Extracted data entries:

--- --- ---

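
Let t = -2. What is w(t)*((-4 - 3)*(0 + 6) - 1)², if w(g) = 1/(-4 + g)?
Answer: -1849/6 ≈ -308.17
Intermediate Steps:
w(t)*((-4 - 3)*(0 + 6) - 1)² = ((-4 - 3)*(0 + 6) - 1)²/(-4 - 2) = (-7*6 - 1)²/(-6) = -(-42 - 1)²/6 = -⅙*(-43)² = -⅙*1849 = -1849/6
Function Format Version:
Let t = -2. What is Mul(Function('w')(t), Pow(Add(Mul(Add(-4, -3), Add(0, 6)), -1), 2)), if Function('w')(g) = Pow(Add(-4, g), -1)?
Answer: Rational(-1849, 6) ≈ -308.17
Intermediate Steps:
Mul(Function('w')(t), Pow(Add(Mul(Add(-4, -3), Add(0, 6)), -1), 2)) = Mul(Pow(Add(-4, -2), -1), Pow(Add(Mul(Add(-4, -3), Add(0, 6)), -1), 2)) = Mul(Pow(-6, -1), Pow(Add(Mul(-7, 6), -1), 2)) = Mul(Rational(-1, 6), Pow(Add(-42, -1), 2)) = Mul(Rational(-1, 6), Pow(-43, 2)) = Mul(Rational(-1, 6), 1849) = Rational(-1849, 6)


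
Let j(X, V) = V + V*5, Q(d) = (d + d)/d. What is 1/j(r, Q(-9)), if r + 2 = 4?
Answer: 1/12 ≈ 0.083333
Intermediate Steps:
r = 2 (r = -2 + 4 = 2)
Q(d) = 2 (Q(d) = (2*d)/d = 2)
j(X, V) = 6*V (j(X, V) = V + 5*V = 6*V)
1/j(r, Q(-9)) = 1/(6*2) = 1/12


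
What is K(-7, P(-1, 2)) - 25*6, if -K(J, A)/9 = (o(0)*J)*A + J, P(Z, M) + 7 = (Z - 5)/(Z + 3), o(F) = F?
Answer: -87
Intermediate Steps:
P(Z, M) = -7 + (-5 + Z)/(3 + Z) (P(Z, M) = -7 + (Z - 5)/(Z + 3) = -7 + (-5 + Z)/(3 + Z))
K(J, A) = -9*J (K(J, A) = -9*((0*J)*A + J) = -9*(0*A + J) = -9*(0 + J) = -9*J)
K(-7, P(-1, 2)) - 25*6 = -9*(-7) - 25*6 = 63 - 150 = -87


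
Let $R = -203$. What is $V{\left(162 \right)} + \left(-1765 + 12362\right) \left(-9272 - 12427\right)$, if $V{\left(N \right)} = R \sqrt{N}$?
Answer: $-229944303 - 1827 \sqrt{2} \approx -2.2995 \cdot 10^{8}$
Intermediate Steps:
$V{\left(N \right)} = - 203 \sqrt{N}$
$V{\left(162 \right)} + \left(-1765 + 12362\right) \left(-9272 - 12427\right) = - 203 \sqrt{162} + \left(-1765 + 12362\right) \left(-9272 - 12427\right) = - 203 \cdot 9 \sqrt{2} + 10597 \left(-21699\right) = - 1827 \sqrt{2} - 229944303 = -229944303 - 1827 \sqrt{2}$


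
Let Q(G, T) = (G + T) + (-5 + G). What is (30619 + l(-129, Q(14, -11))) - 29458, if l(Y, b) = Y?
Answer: 1032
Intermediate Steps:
Q(G, T) = -5 + T + 2*G
(30619 + l(-129, Q(14, -11))) - 29458 = (30619 - 129) - 29458 = 30490 - 29458 = 1032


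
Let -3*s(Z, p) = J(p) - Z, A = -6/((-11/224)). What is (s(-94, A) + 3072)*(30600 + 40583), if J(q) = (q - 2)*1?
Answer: 7048540660/33 ≈ 2.1359e+8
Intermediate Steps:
J(q) = -2 + q (J(q) = (-2 + q)*1 = -2 + q)
A = 1344/11 (A = -6/((-11*1/224)) = -6/(-11/224) = -6*(-224/11) = 1344/11 ≈ 122.18)
s(Z, p) = ⅔ - p/3 + Z/3 (s(Z, p) = -((-2 + p) - Z)/3 = -(-2 + p - Z)/3 = ⅔ - p/3 + Z/3)
(s(-94, A) + 3072)*(30600 + 40583) = ((⅔ - ⅓*1344/11 + (⅓)*(-94)) + 3072)*(30600 + 40583) = ((⅔ - 448/11 - 94/3) + 3072)*71183 = (-2356/33 + 3072)*71183 = (99020/33)*71183 = 7048540660/33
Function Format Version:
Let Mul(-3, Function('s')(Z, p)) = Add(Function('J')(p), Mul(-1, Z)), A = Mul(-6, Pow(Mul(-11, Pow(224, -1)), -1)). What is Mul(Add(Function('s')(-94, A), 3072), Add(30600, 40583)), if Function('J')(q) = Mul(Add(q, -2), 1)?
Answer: Rational(7048540660, 33) ≈ 2.1359e+8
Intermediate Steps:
Function('J')(q) = Add(-2, q) (Function('J')(q) = Mul(Add(-2, q), 1) = Add(-2, q))
A = Rational(1344, 11) (A = Mul(-6, Pow(Mul(-11, Rational(1, 224)), -1)) = Mul(-6, Pow(Rational(-11, 224), -1)) = Mul(-6, Rational(-224, 11)) = Rational(1344, 11) ≈ 122.18)
Function('s')(Z, p) = Add(Rational(2, 3), Mul(Rational(-1, 3), p), Mul(Rational(1, 3), Z)) (Function('s')(Z, p) = Mul(Rational(-1, 3), Add(Add(-2, p), Mul(-1, Z))) = Mul(Rational(-1, 3), Add(-2, p, Mul(-1, Z))) = Add(Rational(2, 3), Mul(Rational(-1, 3), p), Mul(Rational(1, 3), Z)))
Mul(Add(Function('s')(-94, A), 3072), Add(30600, 40583)) = Mul(Add(Add(Rational(2, 3), Mul(Rational(-1, 3), Rational(1344, 11)), Mul(Rational(1, 3), -94)), 3072), Add(30600, 40583)) = Mul(Add(Add(Rational(2, 3), Rational(-448, 11), Rational(-94, 3)), 3072), 71183) = Mul(Add(Rational(-2356, 33), 3072), 71183) = Mul(Rational(99020, 33), 71183) = Rational(7048540660, 33)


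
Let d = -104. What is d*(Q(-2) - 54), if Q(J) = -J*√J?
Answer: 5616 - 208*I*√2 ≈ 5616.0 - 294.16*I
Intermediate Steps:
Q(J) = -J^(3/2)
d*(Q(-2) - 54) = -104*(-(-2)^(3/2) - 54) = -104*(-(-2)*I*√2 - 54) = -104*(2*I*√2 - 54) = -104*(-54 + 2*I*√2) = 5616 - 208*I*√2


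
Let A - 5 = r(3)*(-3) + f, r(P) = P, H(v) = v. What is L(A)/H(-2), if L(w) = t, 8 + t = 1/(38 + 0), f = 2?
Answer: 303/76 ≈ 3.9868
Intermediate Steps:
A = -2 (A = 5 + (3*(-3) + 2) = 5 + (-9 + 2) = 5 - 7 = -2)
t = -303/38 (t = -8 + 1/(38 + 0) = -8 + 1/38 = -303/38 ≈ -7.9737)
L(w) = -303/38
L(A)/H(-2) = -303/38/(-2) = -303/38*(-½) = 303/76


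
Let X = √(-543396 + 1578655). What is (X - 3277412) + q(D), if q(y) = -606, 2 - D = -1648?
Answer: -3278018 + √1035259 ≈ -3.2770e+6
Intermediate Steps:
D = 1650 (D = 2 - 1*(-1648) = 2 + 1648 = 1650)
X = √1035259 ≈ 1017.5
(X - 3277412) + q(D) = (√1035259 - 3277412) - 606 = (-3277412 + √1035259) - 606 = -3278018 + √1035259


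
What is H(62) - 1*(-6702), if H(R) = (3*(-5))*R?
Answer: 5772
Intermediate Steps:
H(R) = -15*R
H(62) - 1*(-6702) = -15*62 - 1*(-6702) = -930 + 6702 = 5772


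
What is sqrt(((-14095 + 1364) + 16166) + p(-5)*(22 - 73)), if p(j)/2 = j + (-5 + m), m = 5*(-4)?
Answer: sqrt(6495) ≈ 80.592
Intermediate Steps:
m = -20
p(j) = -50 + 2*j (p(j) = 2*(j + (-5 - 20)) = 2*(j - 25) = 2*(-25 + j) = -50 + 2*j)
sqrt(((-14095 + 1364) + 16166) + p(-5)*(22 - 73)) = sqrt(((-14095 + 1364) + 16166) + (-50 + 2*(-5))*(22 - 73)) = sqrt((-12731 + 16166) + (-50 - 10)*(-51)) = sqrt(3435 - 60*(-51)) = sqrt(3435 + 3060) = sqrt(6495)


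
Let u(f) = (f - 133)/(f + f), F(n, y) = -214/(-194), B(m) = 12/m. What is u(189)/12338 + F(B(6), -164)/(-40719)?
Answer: -3307585/219293681103 ≈ -1.5083e-5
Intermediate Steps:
F(n, y) = 107/97 (F(n, y) = -214*(-1/194) = 107/97)
u(f) = (-133 + f)/(2*f) (u(f) = (-133 + f)/((2*f)) = (-133 + f)*(1/(2*f)) = (-133 + f)/(2*f))
u(189)/12338 + F(B(6), -164)/(-40719) = ((½)*(-133 + 189)/189)/12338 + (107/97)/(-40719) = ((½)*(1/189)*56)*(1/12338) + (107/97)*(-1/40719) = (4/27)*(1/12338) - 107/3949743 = 2/166563 - 107/3949743 = -3307585/219293681103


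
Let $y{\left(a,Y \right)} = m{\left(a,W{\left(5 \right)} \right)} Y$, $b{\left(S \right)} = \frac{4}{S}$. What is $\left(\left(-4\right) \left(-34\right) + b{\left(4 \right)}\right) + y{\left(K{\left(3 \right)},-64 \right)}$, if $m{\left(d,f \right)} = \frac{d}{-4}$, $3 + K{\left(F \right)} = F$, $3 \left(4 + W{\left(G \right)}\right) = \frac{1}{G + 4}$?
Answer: $137$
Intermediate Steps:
$W{\left(G \right)} = -4 + \frac{1}{3 \left(4 + G\right)}$ ($W{\left(G \right)} = -4 + \frac{1}{3 \left(G + 4\right)} = -4 + \frac{1}{3 \left(4 + G\right)}$)
$K{\left(F \right)} = -3 + F$
$m{\left(d,f \right)} = - \frac{d}{4}$ ($m{\left(d,f \right)} = d \left(- \frac{1}{4}\right) = - \frac{d}{4}$)
$y{\left(a,Y \right)} = - \frac{Y a}{4}$ ($y{\left(a,Y \right)} = - \frac{a}{4} Y = - \frac{Y a}{4}$)
$\left(\left(-4\right) \left(-34\right) + b{\left(4 \right)}\right) + y{\left(K{\left(3 \right)},-64 \right)} = \left(\left(-4\right) \left(-34\right) + \frac{4}{4}\right) - - 16 \left(-3 + 3\right) = \left(136 + 4 \cdot \frac{1}{4}\right) - \left(-16\right) 0 = \left(136 + 1\right) + 0 = 137 + 0 = 137$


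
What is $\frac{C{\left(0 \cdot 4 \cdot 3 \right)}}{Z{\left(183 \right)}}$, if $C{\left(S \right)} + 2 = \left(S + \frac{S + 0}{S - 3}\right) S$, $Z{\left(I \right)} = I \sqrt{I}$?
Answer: $- \frac{2 \sqrt{183}}{33489} \approx -0.00080789$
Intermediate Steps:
$Z{\left(I \right)} = I^{\frac{3}{2}}$
$C{\left(S \right)} = -2 + S \left(S + \frac{S}{-3 + S}\right)$ ($C{\left(S \right)} = -2 + \left(S + \frac{S + 0}{S - 3}\right) S = -2 + \left(S + \frac{S}{-3 + S}\right) S = -2 + S \left(S + \frac{S}{-3 + S}\right)$)
$\frac{C{\left(0 \cdot 4 \cdot 3 \right)}}{Z{\left(183 \right)}} = \frac{\frac{1}{-3 + 0 \cdot 4 \cdot 3} \left(6 + \left(0 \cdot 4 \cdot 3\right)^{3} - 2 \cdot 0 \cdot 4 \cdot 3 - 2 \left(0 \cdot 4 \cdot 3\right)^{2}\right)}{183^{\frac{3}{2}}} = \frac{\frac{1}{-3 + 0 \cdot 3} \left(6 + \left(0 \cdot 3\right)^{3} - 2 \cdot 0 \cdot 3 - 2 \left(0 \cdot 3\right)^{2}\right)}{183 \sqrt{183}} = \frac{6 + 0^{3} - 0 - 2 \cdot 0^{2}}{-3 + 0} \frac{\sqrt{183}}{33489} = \frac{6 + 0 + 0 - 0}{-3} \frac{\sqrt{183}}{33489} = - \frac{6 + 0 + 0 + 0}{3} \frac{\sqrt{183}}{33489} = \left(- \frac{1}{3}\right) 6 \frac{\sqrt{183}}{33489} = - 2 \frac{\sqrt{183}}{33489} = - \frac{2 \sqrt{183}}{33489}$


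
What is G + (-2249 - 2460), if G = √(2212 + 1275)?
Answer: -4709 + √3487 ≈ -4650.0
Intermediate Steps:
G = √3487 ≈ 59.051
G + (-2249 - 2460) = √3487 + (-2249 - 2460) = √3487 - 4709 = -4709 + √3487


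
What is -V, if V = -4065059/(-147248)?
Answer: -4065059/147248 ≈ -27.607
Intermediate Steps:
V = 4065059/147248 (V = -4065059*(-1/147248) = 4065059/147248 ≈ 27.607)
-V = -1*4065059/147248 = -4065059/147248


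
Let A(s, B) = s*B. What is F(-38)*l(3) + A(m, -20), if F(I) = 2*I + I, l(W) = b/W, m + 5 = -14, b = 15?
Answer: -190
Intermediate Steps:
m = -19 (m = -5 - 14 = -19)
A(s, B) = B*s
l(W) = 15/W
F(I) = 3*I
F(-38)*l(3) + A(m, -20) = (3*(-38))*(15/3) - 20*(-19) = -1710/3 + 380 = -114*5 + 380 = -570 + 380 = -190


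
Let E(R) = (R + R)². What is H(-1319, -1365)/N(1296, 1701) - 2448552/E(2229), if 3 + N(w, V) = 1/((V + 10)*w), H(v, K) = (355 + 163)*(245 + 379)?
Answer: -1187049253824884306/11017297649949 ≈ -1.0774e+5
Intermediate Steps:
E(R) = 4*R² (E(R) = (2*R)² = 4*R²)
H(v, K) = 323232 (H(v, K) = 518*624 = 323232)
N(w, V) = -3 + 1/(w*(10 + V)) (N(w, V) = -3 + 1/((V + 10)*w) = -3 + 1/((10 + V)*w) = -3 + 1/(w*(10 + V)))
H(-1319, -1365)/N(1296, 1701) - 2448552/E(2229) = 323232/(((1 - 30*1296 - 3*1701*1296)/(1296*(10 + 1701)))) - 2448552/(4*2229²) = 323232/(((1/1296)*(1 - 38880 - 6613488)/1711)) - 2448552/(4*4968441) = 323232/(((1/1296)*(1/1711)*(-6652367))) - 2448552/19873764 = 323232/(-6652367/2217456) - 2448552*1/19873764 = 323232*(-2217456/6652367) - 204046/1656147 = -716752737792/6652367 - 204046/1656147 = -1187049253824884306/11017297649949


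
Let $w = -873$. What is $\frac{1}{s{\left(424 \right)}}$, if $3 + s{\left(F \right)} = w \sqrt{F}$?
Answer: $\frac{1}{107714229} - \frac{194 \sqrt{106}}{35904743} \approx -5.562 \cdot 10^{-5}$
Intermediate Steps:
$s{\left(F \right)} = -3 - 873 \sqrt{F}$
$\frac{1}{s{\left(424 \right)}} = \frac{1}{-3 - 873 \sqrt{424}} = \frac{1}{-3 - 873 \cdot 2 \sqrt{106}} = \frac{1}{-3 - 1746 \sqrt{106}}$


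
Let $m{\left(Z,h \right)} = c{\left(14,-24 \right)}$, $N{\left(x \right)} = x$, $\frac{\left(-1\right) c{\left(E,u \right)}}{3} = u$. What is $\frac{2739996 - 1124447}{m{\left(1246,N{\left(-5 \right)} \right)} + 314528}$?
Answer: $\frac{124273}{24200} \approx 5.1352$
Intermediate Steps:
$c{\left(E,u \right)} = - 3 u$
$m{\left(Z,h \right)} = 72$ ($m{\left(Z,h \right)} = \left(-3\right) \left(-24\right) = 72$)
$\frac{2739996 - 1124447}{m{\left(1246,N{\left(-5 \right)} \right)} + 314528} = \frac{2739996 - 1124447}{72 + 314528} = \frac{1615549}{314600} = 1615549 \cdot \frac{1}{314600} = \frac{124273}{24200}$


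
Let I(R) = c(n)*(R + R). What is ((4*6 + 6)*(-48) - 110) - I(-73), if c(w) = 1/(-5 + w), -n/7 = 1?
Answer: -9373/6 ≈ -1562.2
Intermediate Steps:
n = -7 (n = -7*1 = -7)
I(R) = -R/6 (I(R) = (R + R)/(-5 - 7) = (2*R)/(-12) = -R/6)
((4*6 + 6)*(-48) - 110) - I(-73) = ((4*6 + 6)*(-48) - 110) - (-1)*(-73)/6 = ((24 + 6)*(-48) - 110) - 1*73/6 = (30*(-48) - 110) - 73/6 = (-1440 - 110) - 73/6 = -1550 - 73/6 = -9373/6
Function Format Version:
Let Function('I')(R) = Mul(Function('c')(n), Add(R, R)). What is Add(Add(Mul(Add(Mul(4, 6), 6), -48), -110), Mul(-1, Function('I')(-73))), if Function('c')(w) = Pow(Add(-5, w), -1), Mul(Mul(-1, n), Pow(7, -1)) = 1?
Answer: Rational(-9373, 6) ≈ -1562.2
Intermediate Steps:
n = -7 (n = Mul(-7, 1) = -7)
Function('I')(R) = Mul(Rational(-1, 6), R) (Function('I')(R) = Mul(Pow(Add(-5, -7), -1), Add(R, R)) = Mul(Pow(-12, -1), Mul(2, R)) = Mul(Rational(-1, 12), Mul(2, R)) = Mul(Rational(-1, 6), R))
Add(Add(Mul(Add(Mul(4, 6), 6), -48), -110), Mul(-1, Function('I')(-73))) = Add(Add(Mul(Add(Mul(4, 6), 6), -48), -110), Mul(-1, Mul(Rational(-1, 6), -73))) = Add(Add(Mul(Add(24, 6), -48), -110), Mul(-1, Rational(73, 6))) = Add(Add(Mul(30, -48), -110), Rational(-73, 6)) = Add(Add(-1440, -110), Rational(-73, 6)) = Add(-1550, Rational(-73, 6)) = Rational(-9373, 6)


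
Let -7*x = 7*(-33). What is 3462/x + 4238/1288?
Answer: 766485/7084 ≈ 108.20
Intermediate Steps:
x = 33 (x = -(-33) = -⅐*(-231) = 33)
3462/x + 4238/1288 = 3462/33 + 4238/1288 = 3462*(1/33) + 4238*(1/1288) = 1154/11 + 2119/644 = 766485/7084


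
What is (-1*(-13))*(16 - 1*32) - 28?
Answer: -236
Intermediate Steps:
(-1*(-13))*(16 - 1*32) - 28 = 13*(16 - 32) - 28 = 13*(-16) - 28 = -208 - 28 = -236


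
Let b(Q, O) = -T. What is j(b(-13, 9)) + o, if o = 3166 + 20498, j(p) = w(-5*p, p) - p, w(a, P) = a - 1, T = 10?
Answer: 23723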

--- --- ---

## PROMPT
Repeat word for word the lines above that run from the line containing "What is $\left(\left(-4\right)" through the line containing "Answer: $137$", both ends included, and nothing else.

## EXERCISE SOLUTION
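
Let $y{\left(a,Y \right)} = m{\left(a,W{\left(5 \right)} \right)} Y$, $b{\left(S \right)} = \frac{4}{S}$. What is $\left(\left(-4\right) \left(-34\right) + b{\left(4 \right)}\right) + y{\left(K{\left(3 \right)},-64 \right)}$, if $m{\left(d,f \right)} = \frac{d}{-4}$, $3 + K{\left(F \right)} = F$, $3 \left(4 + W{\left(G \right)}\right) = \frac{1}{G + 4}$?
Answer: $137$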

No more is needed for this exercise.